#### [What is required]
Below are some records; return each one exactly.

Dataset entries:
------------------------------------------------

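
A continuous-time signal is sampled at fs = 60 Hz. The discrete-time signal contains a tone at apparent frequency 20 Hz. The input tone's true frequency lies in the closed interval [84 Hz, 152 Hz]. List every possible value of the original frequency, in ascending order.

Frequencies that alias to 20 Hz are k·fs ± 20 Hz for integer k ≥ 0.
k=0: 20 Hz.
k=1: 40 Hz, 80 Hz.
k=2: 100 Hz, 140 Hz.
k=3: 160 Hz, 200 Hz.
Within [84 Hz, 152 Hz]: 100 Hz, 140 Hz.

100 Hz, 140 Hz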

------------------------------------------------

#### [Task output]
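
A continuous-time signal is sampled at fs = 60 Hz. The discrete-time signal contains a tone at apparent frequency 20 Hz. The input tone's true frequency lies in the closed interval [84 Hz, 152 Hz]. List every possible value of the original frequency, in ascending order.

Frequencies that alias to 20 Hz are k·fs ± 20 Hz for integer k ≥ 0.
k=0: 20 Hz.
k=1: 40 Hz, 80 Hz.
k=2: 100 Hz, 140 Hz.
k=3: 160 Hz, 200 Hz.
Within [84 Hz, 152 Hz]: 100 Hz, 140 Hz.

100 Hz, 140 Hz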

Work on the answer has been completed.